▶ _TASK STATEMENT_
The answer must be the lines from the one containing "H(1, 0, 0, 1) = 0" through the last line of the data below, copied exactly, with nothing else.

▶ _GIVEN DATA_
Start of Block

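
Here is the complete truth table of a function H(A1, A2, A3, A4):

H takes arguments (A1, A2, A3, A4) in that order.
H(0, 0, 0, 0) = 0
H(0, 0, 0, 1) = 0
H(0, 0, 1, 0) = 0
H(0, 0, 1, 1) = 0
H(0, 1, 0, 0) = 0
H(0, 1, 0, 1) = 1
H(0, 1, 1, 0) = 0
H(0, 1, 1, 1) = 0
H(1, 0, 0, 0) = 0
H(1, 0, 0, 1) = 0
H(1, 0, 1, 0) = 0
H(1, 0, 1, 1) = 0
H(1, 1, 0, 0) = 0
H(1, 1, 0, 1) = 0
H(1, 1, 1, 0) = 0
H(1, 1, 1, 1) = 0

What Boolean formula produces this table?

H is 1 on exactly one input, (0,1,0,1), whose minterm is ¬A1·A2·¬A3·A4. So H is just that conjunction.

H(A1, A2, A3, A4) = ((NOT A1 AND A2) AND NOT A3) AND A4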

End of Block

▶ _TASK SOLUTION_
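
H(1, 0, 0, 1) = 0
H(1, 0, 1, 0) = 0
H(1, 0, 1, 1) = 0
H(1, 1, 0, 0) = 0
H(1, 1, 0, 1) = 0
H(1, 1, 1, 0) = 0
H(1, 1, 1, 1) = 0

What Boolean formula produces this table?

H is 1 on exactly one input, (0,1,0,1), whose minterm is ¬A1·A2·¬A3·A4. So H is just that conjunction.

H(A1, A2, A3, A4) = ((NOT A1 AND A2) AND NOT A3) AND A4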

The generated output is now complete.